[Opening Material provided section]
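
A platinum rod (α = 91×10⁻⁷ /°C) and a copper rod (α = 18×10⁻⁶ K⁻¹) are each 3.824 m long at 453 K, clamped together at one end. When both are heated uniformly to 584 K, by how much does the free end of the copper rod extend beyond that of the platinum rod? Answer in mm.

ΔT = 131 K
platinum: ΔL = 91×10⁻⁷ × 3.824 m × 131 = 4.5586×10⁻³ m = 4.5586 mm
copper: ΔL = 18×10⁻⁶ × 3.824 m × 131 = 9.0170×10⁻³ m = 9.0170 mm
difference = 9.0170 − 4.5586 = 4.4584 mm

4.46 mm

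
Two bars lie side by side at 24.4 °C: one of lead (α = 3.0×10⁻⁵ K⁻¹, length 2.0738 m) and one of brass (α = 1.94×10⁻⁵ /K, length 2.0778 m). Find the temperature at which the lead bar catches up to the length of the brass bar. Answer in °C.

L₁(1 + α₁ΔT) = L₂(1 + α₂ΔT) ⇒ ΔT = (L₂ − L₁)/(α₁L₁ − α₂L₂)
L₂ − L₁ = 2.0778 − 2.0738 = 4.00×10⁻³ m
α₁L₁ − α₂L₂ = 3.0×10⁻⁵×2.0738 − 1.94×10⁻⁵×2.0778 = 2.190468×10⁻⁵ m/K
ΔT = 4.00×10⁻³ / 2.190468×10⁻⁵ = 182.609 K
T = 24.4 + 182.609 = 207.009 °C

T = 207.0 °C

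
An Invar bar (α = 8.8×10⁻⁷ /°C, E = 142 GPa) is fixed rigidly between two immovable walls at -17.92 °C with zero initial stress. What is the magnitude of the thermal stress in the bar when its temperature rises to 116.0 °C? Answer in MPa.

σ = 16.7 MPa

Fully constrained: the free strain ε = αΔT is blocked, so σ = Eε = EαΔT.
|ΔT| = 133.92 K
σ = 142×10⁹ × 8.8×10⁻⁷ × 133.92 = 1.67×10⁷ Pa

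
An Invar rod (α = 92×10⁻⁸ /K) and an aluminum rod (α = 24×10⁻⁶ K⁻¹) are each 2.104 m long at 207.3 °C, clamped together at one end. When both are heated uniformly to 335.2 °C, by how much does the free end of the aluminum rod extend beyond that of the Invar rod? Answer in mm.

6.21 mm

ΔT = 127.9 K
Invar: ΔL = 92×10⁻⁸ × 2.104 m × 127.9 = 2.4757×10⁻⁴ m = 0.24757 mm
aluminum: ΔL = 24×10⁻⁶ × 2.104 m × 127.9 = 6.4584×10⁻³ m = 6.4584 mm
difference = 6.4584 − 0.24757 = 6.21083 mm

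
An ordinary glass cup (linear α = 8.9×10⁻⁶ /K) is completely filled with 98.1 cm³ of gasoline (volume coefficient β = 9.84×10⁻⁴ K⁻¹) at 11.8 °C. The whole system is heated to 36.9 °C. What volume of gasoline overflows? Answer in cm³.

2.36 cm³

The cup also expands: β_container ≈ 3α = 2.67×10⁻⁵ /K
Net overflow = V₀(β_liq − 3α_cont)ΔT
β − 3α = 9.84×10⁻⁴ − 2.67×10⁻⁵ = 9.573×10⁻⁴ /K; ΔT = 25.1 K
ΔV = 98.1 × 9.573×10⁻⁴ × 25.1 = 2.36 cm³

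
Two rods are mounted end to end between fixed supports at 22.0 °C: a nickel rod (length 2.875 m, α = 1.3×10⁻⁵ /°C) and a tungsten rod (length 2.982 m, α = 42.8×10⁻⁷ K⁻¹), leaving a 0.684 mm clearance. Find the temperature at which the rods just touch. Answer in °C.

α₁L₁ = 3.7375×10⁻⁵ m/K, α₂L₂ = 1.276296×10⁻⁵ m/K → total 5.013796×10⁻⁵ m/K
ΔT = g/(α₁L₁+α₂L₂) = 6.84×10⁻⁴ / 5.013796×10⁻⁵ = 13.642 K
T = 22.0 + 13.642 = 35.642 °C

T = 35.6 °C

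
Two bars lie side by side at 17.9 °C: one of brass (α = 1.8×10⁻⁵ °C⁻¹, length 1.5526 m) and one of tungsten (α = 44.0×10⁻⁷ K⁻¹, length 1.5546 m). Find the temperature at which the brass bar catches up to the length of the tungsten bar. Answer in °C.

T = 112.7 °C

Equal length when α₁L₁ΔT − α₂L₂ΔT = L₂ − L₁ = 2.00×10⁻³ m
α₁L₁ = 2.79468×10⁻⁵, α₂L₂ = 6.84024×10⁻⁶ → Δ(αL) = 2.110656×10⁻⁵ m/K
ΔT = 2.00×10⁻³ / 2.110656×10⁻⁵ = 94.757 K, so T = 17.9 + 94.757 = 112.657 °C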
[Closing Material provided section]
What you have to do » A complete, exact copy of the material is required.

Task solution »
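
A platinum rod (α = 91×10⁻⁷ /°C) and a copper rod (α = 18×10⁻⁶ K⁻¹) are each 3.824 m long at 453 K, clamped together at one end. When both are heated uniformly to 584 K, by how much does the free end of the copper rod extend beyond that of the platinum rod? Answer in mm.

ΔT = 131 K
platinum: ΔL = 91×10⁻⁷ × 3.824 m × 131 = 4.5586×10⁻³ m = 4.5586 mm
copper: ΔL = 18×10⁻⁶ × 3.824 m × 131 = 9.0170×10⁻³ m = 9.0170 mm
difference = 9.0170 − 4.5586 = 4.4584 mm

4.46 mm

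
Two bars lie side by side at 24.4 °C: one of lead (α = 3.0×10⁻⁵ K⁻¹, length 2.0738 m) and one of brass (α = 1.94×10⁻⁵ /K, length 2.0778 m). Find the temperature at which the lead bar catches up to the length of the brass bar. Answer in °C.

L₁(1 + α₁ΔT) = L₂(1 + α₂ΔT) ⇒ ΔT = (L₂ − L₁)/(α₁L₁ − α₂L₂)
L₂ − L₁ = 2.0778 − 2.0738 = 4.00×10⁻³ m
α₁L₁ − α₂L₂ = 3.0×10⁻⁵×2.0738 − 1.94×10⁻⁵×2.0778 = 2.190468×10⁻⁵ m/K
ΔT = 4.00×10⁻³ / 2.190468×10⁻⁵ = 182.609 K
T = 24.4 + 182.609 = 207.009 °C

T = 207.0 °C

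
An Invar bar (α = 8.8×10⁻⁷ /°C, E = 142 GPa) is fixed rigidly between two immovable walls at -17.92 °C with zero initial stress. What is the magnitude of the thermal stress in the bar when its temperature rises to 116.0 °C? Answer in MPa.

σ = 16.7 MPa

Fully constrained: the free strain ε = αΔT is blocked, so σ = Eε = EαΔT.
|ΔT| = 133.92 K
σ = 142×10⁹ × 8.8×10⁻⁷ × 133.92 = 1.67×10⁷ Pa

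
An Invar rod (α = 92×10⁻⁸ /K) and an aluminum rod (α = 24×10⁻⁶ K⁻¹) are each 2.104 m long at 207.3 °C, clamped together at one end. When both are heated uniformly to 335.2 °C, by how much does the free end of the aluminum rod extend beyond that of the Invar rod? Answer in mm.

6.21 mm

ΔT = 127.9 K
Invar: ΔL = 92×10⁻⁸ × 2.104 m × 127.9 = 2.4757×10⁻⁴ m = 0.24757 mm
aluminum: ΔL = 24×10⁻⁶ × 2.104 m × 127.9 = 6.4584×10⁻³ m = 6.4584 mm
difference = 6.4584 − 0.24757 = 6.21083 mm

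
An ordinary glass cup (linear α = 8.9×10⁻⁶ /K) is completely filled with 98.1 cm³ of gasoline (volume coefficient β = 9.84×10⁻⁴ K⁻¹) at 11.8 °C. The whole system is heated to 36.9 °C. What volume of gasoline overflows? Answer in cm³.

2.36 cm³

The cup also expands: β_container ≈ 3α = 2.67×10⁻⁵ /K
Net overflow = V₀(β_liq − 3α_cont)ΔT
β − 3α = 9.84×10⁻⁴ − 2.67×10⁻⁵ = 9.573×10⁻⁴ /K; ΔT = 25.1 K
ΔV = 98.1 × 9.573×10⁻⁴ × 25.1 = 2.36 cm³

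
Two rods are mounted end to end between fixed supports at 22.0 °C: a nickel rod (length 2.875 m, α = 1.3×10⁻⁵ /°C) and a tungsten rod (length 2.982 m, α = 42.8×10⁻⁷ K⁻¹), leaving a 0.684 mm clearance. Find the temperature at which the rods just touch. Answer in °C.

α₁L₁ = 3.7375×10⁻⁵ m/K, α₂L₂ = 1.276296×10⁻⁵ m/K → total 5.013796×10⁻⁵ m/K
ΔT = g/(α₁L₁+α₂L₂) = 6.84×10⁻⁴ / 5.013796×10⁻⁵ = 13.642 K
T = 22.0 + 13.642 = 35.642 °C

T = 35.6 °C

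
Two bars lie side by side at 17.9 °C: one of brass (α = 1.8×10⁻⁵ °C⁻¹, length 1.5526 m) and one of tungsten (α = 44.0×10⁻⁷ K⁻¹, length 1.5546 m). Find the temperature at which the brass bar catches up to the length of the tungsten bar. Answer in °C.

T = 112.7 °C

Equal length when α₁L₁ΔT − α₂L₂ΔT = L₂ − L₁ = 2.00×10⁻³ m
α₁L₁ = 2.79468×10⁻⁵, α₂L₂ = 6.84024×10⁻⁶ → Δ(αL) = 2.110656×10⁻⁵ m/K
ΔT = 2.00×10⁻³ / 2.110656×10⁻⁵ = 94.757 K, so T = 17.9 + 94.757 = 112.657 °C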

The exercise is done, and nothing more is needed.